Stored data entries:
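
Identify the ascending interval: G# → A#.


Step by step:
Letter names: G → A spans 2 letter names → a 2nd
Semitones: G# → A# = 2 half-steps
A 2nd of 2 semitones is a major 2nd
= major 2nd


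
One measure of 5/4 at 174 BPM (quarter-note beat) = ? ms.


Reasoning:
Quarter-note beat duration = 60000 / 174 ms
Beats per measure (5/4) = 5
One measure = 5 × 60000 / 174 = 300000 / 174 ms
= 1724.1 ms


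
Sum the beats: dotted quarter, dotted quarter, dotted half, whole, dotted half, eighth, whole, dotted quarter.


Working:
Beat values:
  dotted quarter = 1.5 beats
  dotted quarter = 1.5 beats
  dotted half = 3 beats
  whole = 4 beats
  dotted half = 3 beats
  eighth = 0.5 beats
  whole = 4 beats
  dotted quarter = 1.5 beats
Sum = 1.5 + 1.5 + 3 + 4 + 3 + 0.5 + 4 + 1.5
= 19 beats


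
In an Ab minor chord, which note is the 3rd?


Working:
Minor triad = root + minor 3rd (3 semitones) + perfect 5th (7 semitones)
A triad on Ab stacks thirds, so the chord tones use letter names A-C-E
Root: Ab
Minor 3rd above Ab: Cb
Perfect 5th above Ab: Eb
The 3rd = Cb


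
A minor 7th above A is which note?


Solution.
A 7th spans 7 letter names, so from A we land on G
A minor 7th = 10 semitones above A
Spell G at that pitch: G
= G


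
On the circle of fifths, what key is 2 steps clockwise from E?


Working:
Each clockwise step on the circle of fifths moves up a perfect 5th
From E: E → B → F#/Gb
= F#/Gb


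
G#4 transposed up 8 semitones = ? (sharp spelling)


Working:
G#4: chromatic position 8 in octave 4 → absolute = 4×12 + 8 = 56
Transpose up 8: 56 + 8 = 64
64 = 5×12 + 4 → E in octave 5
Result = E5


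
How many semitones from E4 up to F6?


Absolute semitone position = octave×12 + chromatic position
E4: 4×12 + 4 = 52
F6: 6×12 + 5 = 77
Difference = 77 - 52 = 25
= 25 semitones


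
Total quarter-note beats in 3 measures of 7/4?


Time signature 7/4: the bottom number 4 means the quarter note gets one count
The top number 7 means 7 quarter-note beats per measure
Total = 7 × 3 measures
= 21 quarter-note beats


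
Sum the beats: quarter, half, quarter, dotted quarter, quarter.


Step by step:
Beat values:
  quarter = 1 beat
  half = 2 beats
  quarter = 1 beat
  dotted quarter = 1.5 beats
  quarter = 1 beat
Sum = 1 + 2 + 1 + 1.5 + 1
= 6.5 beats


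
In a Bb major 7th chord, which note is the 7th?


Let's work it out.
Major 7th chord = root + major 3rd + perfect 5th + major 7th
Seventh chords stack in thirds, so the letter names are B-D-F-A
Root: Bb
Major 3rd above Bb: D
Perfect 5th above Bb: F
Major 7th above Bb: A
The 7th = A


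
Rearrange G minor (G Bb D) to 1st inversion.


Root position: G Bb D
1st inversion: move root up an octave
Bass note: Bb
Notes (bottom to top) = Bb D G


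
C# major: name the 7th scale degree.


Major scale pattern: W-W-H-W-W-W-H (2-2-1-2-2-2-1 semitones)
Starting from C#:
  C# + 2 semitones → D#
  D# + 2 semitones → E#
  E# + 1 semitone → F#
  F# + 2 semitones → G#
  G# + 2 semitones → A#
  A# + 2 semitones → B#
  B# + 1 semitone → C#
Scale: C# D# E# F# G# A# B#
Degree 7 = B#


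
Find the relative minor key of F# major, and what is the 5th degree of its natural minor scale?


Solution.
The relative minor shares the major's key signature and starts on its 6th degree
6th degree = a major 6th above the tonic; a major 6th above F# is D#
→ relative minor of F# major is D# minor
D# natural minor scale: D# E# F# G# A# B C#
= D# minor; 5th degree = A#


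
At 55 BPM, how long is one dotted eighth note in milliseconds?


One quarter-note beat = 60000 / BPM = 60000 / 55 ms
Dotted eighth note = 3/4 × quarter note
Duration = 3/4 × 60000 / 55 = 45000 / 55
= 818.2 ms


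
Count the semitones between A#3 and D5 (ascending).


Absolute semitone position = octave×12 + chromatic position
A#3: 3×12 + 10 = 46
D5: 5×12 + 2 = 62
Difference = 62 - 46 = 16
= 16 semitones


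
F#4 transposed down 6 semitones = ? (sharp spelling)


Step by step:
F#4: chromatic position 6 in octave 4 → absolute = 4×12 + 6 = 54
Transpose down 6: 54 - 6 = 48
48 = 4×12 + 0 → C in octave 4
Result = C4


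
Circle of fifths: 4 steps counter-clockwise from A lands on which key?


Working:
Each counter-clockwise step moves down a perfect 5th (= up a perfect 4th)
From A: A → D → G → C → F
= F


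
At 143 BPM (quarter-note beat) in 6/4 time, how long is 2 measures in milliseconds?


Let's work it out.
Quarter-note beat duration = 60000 / 143 ms
Beats per measure (6/4) = 6
One measure = 6 × 60000 / 143 = 360000 / 143 ms
2 measures = 2 × 360000 / 143 = 720000 / 143
= 5035.0 ms


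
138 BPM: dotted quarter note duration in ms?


Working:
One quarter-note beat = 60000 / BPM = 60000 / 138 ms
Dotted quarter note = 3/2 × quarter note
Duration = 3/2 × 60000 / 138 = 90000 / 138
= 652.2 ms


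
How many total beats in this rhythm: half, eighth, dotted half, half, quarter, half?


Reasoning:
Beat values:
  half = 2 beats
  eighth = 0.5 beats
  dotted half = 3 beats
  half = 2 beats
  quarter = 1 beat
  half = 2 beats
Sum = 2 + 0.5 + 3 + 2 + 1 + 2
= 10.5 beats


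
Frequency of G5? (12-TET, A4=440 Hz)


Reasoning:
f = 440 × 2^(n/12) where n = semitones from A4
G5: 10 semitones from A4
f = 440 × 2^(10/12)
f = 783.99 Hz


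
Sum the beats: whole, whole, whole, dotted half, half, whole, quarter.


Let's work it out.
Beat values:
  whole = 4 beats
  whole = 4 beats
  whole = 4 beats
  dotted half = 3 beats
  half = 2 beats
  whole = 4 beats
  quarter = 1 beat
Sum = 4 + 4 + 4 + 3 + 2 + 4 + 1
= 22 beats


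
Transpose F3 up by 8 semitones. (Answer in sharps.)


Working:
F3: chromatic position 5 in octave 3 → absolute = 3×12 + 5 = 41
Transpose up 8: 41 + 8 = 49
49 = 4×12 + 1 → C# in octave 4
Result = C#4


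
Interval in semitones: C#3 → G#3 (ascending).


Let's work it out.
Absolute semitone position = octave×12 + chromatic position
C#3: 3×12 + 1 = 37
G#3: 3×12 + 8 = 44
Difference = 44 - 37 = 7
= 7 semitones


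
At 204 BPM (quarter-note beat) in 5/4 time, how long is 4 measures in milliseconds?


Working:
Quarter-note beat duration = 60000 / 204 ms
Beats per measure (5/4) = 5
One measure = 5 × 60000 / 204 = 300000 / 204 ms
4 measures = 4 × 300000 / 204 = 1200000 / 204
= 5882.4 ms


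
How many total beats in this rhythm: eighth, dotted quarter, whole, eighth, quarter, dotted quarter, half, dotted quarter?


Solution.
Beat values:
  eighth = 0.5 beats
  dotted quarter = 1.5 beats
  whole = 4 beats
  eighth = 0.5 beats
  quarter = 1 beat
  dotted quarter = 1.5 beats
  half = 2 beats
  dotted quarter = 1.5 beats
Sum = 0.5 + 1.5 + 4 + 0.5 + 1 + 1.5 + 2 + 1.5
= 12.5 beats


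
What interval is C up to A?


Letter names: C → A spans 6 letter names → a 6th
Semitones: C → A = 9 half-steps
A 6th of 9 semitones is a major 6th
= major 6th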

What the task requires:
The answer should be the complete set of records, printed exactly.

Solved problem:
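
Identify the ascending interval: G# → A#.


Step by step:
Letter names: G → A spans 2 letter names → a 2nd
Semitones: G# → A# = 2 half-steps
A 2nd of 2 semitones is a major 2nd
= major 2nd


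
One measure of 5/4 at 174 BPM (quarter-note beat) = ? ms.


Reasoning:
Quarter-note beat duration = 60000 / 174 ms
Beats per measure (5/4) = 5
One measure = 5 × 60000 / 174 = 300000 / 174 ms
= 1724.1 ms


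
Sum the beats: dotted quarter, dotted quarter, dotted half, whole, dotted half, eighth, whole, dotted quarter.


Working:
Beat values:
  dotted quarter = 1.5 beats
  dotted quarter = 1.5 beats
  dotted half = 3 beats
  whole = 4 beats
  dotted half = 3 beats
  eighth = 0.5 beats
  whole = 4 beats
  dotted quarter = 1.5 beats
Sum = 1.5 + 1.5 + 3 + 4 + 3 + 0.5 + 4 + 1.5
= 19 beats


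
In an Ab minor chord, which note is the 3rd?


Working:
Minor triad = root + minor 3rd (3 semitones) + perfect 5th (7 semitones)
A triad on Ab stacks thirds, so the chord tones use letter names A-C-E
Root: Ab
Minor 3rd above Ab: Cb
Perfect 5th above Ab: Eb
The 3rd = Cb


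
A minor 7th above A is which note?


Solution.
A 7th spans 7 letter names, so from A we land on G
A minor 7th = 10 semitones above A
Spell G at that pitch: G
= G


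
On the circle of fifths, what key is 2 steps clockwise from E?


Working:
Each clockwise step on the circle of fifths moves up a perfect 5th
From E: E → B → F#/Gb
= F#/Gb


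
G#4 transposed up 8 semitones = ? (sharp spelling)


Working:
G#4: chromatic position 8 in octave 4 → absolute = 4×12 + 8 = 56
Transpose up 8: 56 + 8 = 64
64 = 5×12 + 4 → E in octave 5
Result = E5


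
How many semitones from E4 up to F6?


Absolute semitone position = octave×12 + chromatic position
E4: 4×12 + 4 = 52
F6: 6×12 + 5 = 77
Difference = 77 - 52 = 25
= 25 semitones


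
Total quarter-note beats in 3 measures of 7/4?


Time signature 7/4: the bottom number 4 means the quarter note gets one count
The top number 7 means 7 quarter-note beats per measure
Total = 7 × 3 measures
= 21 quarter-note beats


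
Sum the beats: quarter, half, quarter, dotted quarter, quarter.


Step by step:
Beat values:
  quarter = 1 beat
  half = 2 beats
  quarter = 1 beat
  dotted quarter = 1.5 beats
  quarter = 1 beat
Sum = 1 + 2 + 1 + 1.5 + 1
= 6.5 beats


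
In a Bb major 7th chord, which note is the 7th?


Let's work it out.
Major 7th chord = root + major 3rd + perfect 5th + major 7th
Seventh chords stack in thirds, so the letter names are B-D-F-A
Root: Bb
Major 3rd above Bb: D
Perfect 5th above Bb: F
Major 7th above Bb: A
The 7th = A


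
Rearrange G minor (G Bb D) to 1st inversion.


Root position: G Bb D
1st inversion: move root up an octave
Bass note: Bb
Notes (bottom to top) = Bb D G


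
C# major: name the 7th scale degree.


Major scale pattern: W-W-H-W-W-W-H (2-2-1-2-2-2-1 semitones)
Starting from C#:
  C# + 2 semitones → D#
  D# + 2 semitones → E#
  E# + 1 semitone → F#
  F# + 2 semitones → G#
  G# + 2 semitones → A#
  A# + 2 semitones → B#
  B# + 1 semitone → C#
Scale: C# D# E# F# G# A# B#
Degree 7 = B#


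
Find the relative minor key of F# major, and what is the 5th degree of its natural minor scale?


Solution.
The relative minor shares the major's key signature and starts on its 6th degree
6th degree = a major 6th above the tonic; a major 6th above F# is D#
→ relative minor of F# major is D# minor
D# natural minor scale: D# E# F# G# A# B C#
= D# minor; 5th degree = A#


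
At 55 BPM, how long is one dotted eighth note in milliseconds?


One quarter-note beat = 60000 / BPM = 60000 / 55 ms
Dotted eighth note = 3/4 × quarter note
Duration = 3/4 × 60000 / 55 = 45000 / 55
= 818.2 ms


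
Count the semitones between A#3 and D5 (ascending).


Absolute semitone position = octave×12 + chromatic position
A#3: 3×12 + 10 = 46
D5: 5×12 + 2 = 62
Difference = 62 - 46 = 16
= 16 semitones


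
F#4 transposed down 6 semitones = ? (sharp spelling)


Step by step:
F#4: chromatic position 6 in octave 4 → absolute = 4×12 + 6 = 54
Transpose down 6: 54 - 6 = 48
48 = 4×12 + 0 → C in octave 4
Result = C4


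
Circle of fifths: 4 steps counter-clockwise from A lands on which key?


Working:
Each counter-clockwise step moves down a perfect 5th (= up a perfect 4th)
From A: A → D → G → C → F
= F


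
At 143 BPM (quarter-note beat) in 6/4 time, how long is 2 measures in milliseconds?


Let's work it out.
Quarter-note beat duration = 60000 / 143 ms
Beats per measure (6/4) = 6
One measure = 6 × 60000 / 143 = 360000 / 143 ms
2 measures = 2 × 360000 / 143 = 720000 / 143
= 5035.0 ms


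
138 BPM: dotted quarter note duration in ms?


Working:
One quarter-note beat = 60000 / BPM = 60000 / 138 ms
Dotted quarter note = 3/2 × quarter note
Duration = 3/2 × 60000 / 138 = 90000 / 138
= 652.2 ms


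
How many total beats in this rhythm: half, eighth, dotted half, half, quarter, half?


Reasoning:
Beat values:
  half = 2 beats
  eighth = 0.5 beats
  dotted half = 3 beats
  half = 2 beats
  quarter = 1 beat
  half = 2 beats
Sum = 2 + 0.5 + 3 + 2 + 1 + 2
= 10.5 beats


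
Frequency of G5? (12-TET, A4=440 Hz)


Reasoning:
f = 440 × 2^(n/12) where n = semitones from A4
G5: 10 semitones from A4
f = 440 × 2^(10/12)
f = 783.99 Hz


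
Sum the beats: whole, whole, whole, dotted half, half, whole, quarter.


Let's work it out.
Beat values:
  whole = 4 beats
  whole = 4 beats
  whole = 4 beats
  dotted half = 3 beats
  half = 2 beats
  whole = 4 beats
  quarter = 1 beat
Sum = 4 + 4 + 4 + 3 + 2 + 4 + 1
= 22 beats


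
Transpose F3 up by 8 semitones. (Answer in sharps.)


Working:
F3: chromatic position 5 in octave 3 → absolute = 3×12 + 5 = 41
Transpose up 8: 41 + 8 = 49
49 = 4×12 + 1 → C# in octave 4
Result = C#4


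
Interval in semitones: C#3 → G#3 (ascending).


Let's work it out.
Absolute semitone position = octave×12 + chromatic position
C#3: 3×12 + 1 = 37
G#3: 3×12 + 8 = 44
Difference = 44 - 37 = 7
= 7 semitones


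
At 204 BPM (quarter-note beat) in 5/4 time, how long is 4 measures in milliseconds?


Working:
Quarter-note beat duration = 60000 / 204 ms
Beats per measure (5/4) = 5
One measure = 5 × 60000 / 204 = 300000 / 204 ms
4 measures = 4 × 300000 / 204 = 1200000 / 204
= 5882.4 ms


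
How many total beats in this rhythm: eighth, dotted quarter, whole, eighth, quarter, dotted quarter, half, dotted quarter?


Solution.
Beat values:
  eighth = 0.5 beats
  dotted quarter = 1.5 beats
  whole = 4 beats
  eighth = 0.5 beats
  quarter = 1 beat
  dotted quarter = 1.5 beats
  half = 2 beats
  dotted quarter = 1.5 beats
Sum = 0.5 + 1.5 + 4 + 0.5 + 1 + 1.5 + 2 + 1.5
= 12.5 beats


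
What interval is C up to A?


Letter names: C → A spans 6 letter names → a 6th
Semitones: C → A = 9 half-steps
A 6th of 9 semitones is a major 6th
= major 6th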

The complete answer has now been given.